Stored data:
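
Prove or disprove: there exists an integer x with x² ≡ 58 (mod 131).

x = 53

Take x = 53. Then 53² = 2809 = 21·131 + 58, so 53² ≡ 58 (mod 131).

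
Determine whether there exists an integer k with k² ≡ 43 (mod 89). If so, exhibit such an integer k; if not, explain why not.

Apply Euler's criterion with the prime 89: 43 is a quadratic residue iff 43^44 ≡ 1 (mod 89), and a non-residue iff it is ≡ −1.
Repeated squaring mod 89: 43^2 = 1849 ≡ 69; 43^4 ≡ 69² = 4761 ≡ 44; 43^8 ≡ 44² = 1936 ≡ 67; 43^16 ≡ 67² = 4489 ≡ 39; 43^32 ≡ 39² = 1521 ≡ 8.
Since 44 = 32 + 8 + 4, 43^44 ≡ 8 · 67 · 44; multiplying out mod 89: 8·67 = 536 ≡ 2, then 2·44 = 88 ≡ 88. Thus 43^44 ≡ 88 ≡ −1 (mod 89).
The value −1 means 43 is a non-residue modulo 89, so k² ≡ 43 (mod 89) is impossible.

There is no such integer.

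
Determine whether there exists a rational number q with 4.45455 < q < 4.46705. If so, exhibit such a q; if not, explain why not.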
...
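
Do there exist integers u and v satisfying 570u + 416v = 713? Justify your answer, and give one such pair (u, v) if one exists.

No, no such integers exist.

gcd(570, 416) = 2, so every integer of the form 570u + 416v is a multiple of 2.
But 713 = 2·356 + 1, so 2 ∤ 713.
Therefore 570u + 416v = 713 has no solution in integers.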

**Exercise directions**: Take the line above containing "Prove or disprove: there", the line containing "Determine whether there exists a rational", and all lines in between, and copy them exactly without anything else.

**Written answer**:
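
Prove or disprove: there exists an integer x with x² ≡ 58 (mod 131).

x = 53

Take x = 53. Then 53² = 2809 = 21·131 + 58, so 53² ≡ 58 (mod 131).

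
Determine whether there exists an integer k with k² ≡ 43 (mod 89). If so, exhibit such an integer k; if not, explain why not.

Apply Euler's criterion with the prime 89: 43 is a quadratic residue iff 43^44 ≡ 1 (mod 89), and a non-residue iff it is ≡ −1.
Repeated squaring mod 89: 43^2 = 1849 ≡ 69; 43^4 ≡ 69² = 4761 ≡ 44; 43^8 ≡ 44² = 1936 ≡ 67; 43^16 ≡ 67² = 4489 ≡ 39; 43^32 ≡ 39² = 1521 ≡ 8.
Since 44 = 32 + 8 + 4, 43^44 ≡ 8 · 67 · 44; multiplying out mod 89: 8·67 = 536 ≡ 2, then 2·44 = 88 ≡ 88. Thus 43^44 ≡ 88 ≡ −1 (mod 89).
The value −1 means 43 is a non-residue modulo 89, so k² ≡ 43 (mod 89) is impossible.

There is no such integer.

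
Determine whether there exists a rational number q with 4.45455 < q < 4.46705. If so, exhibit such a q; if not, explain why not.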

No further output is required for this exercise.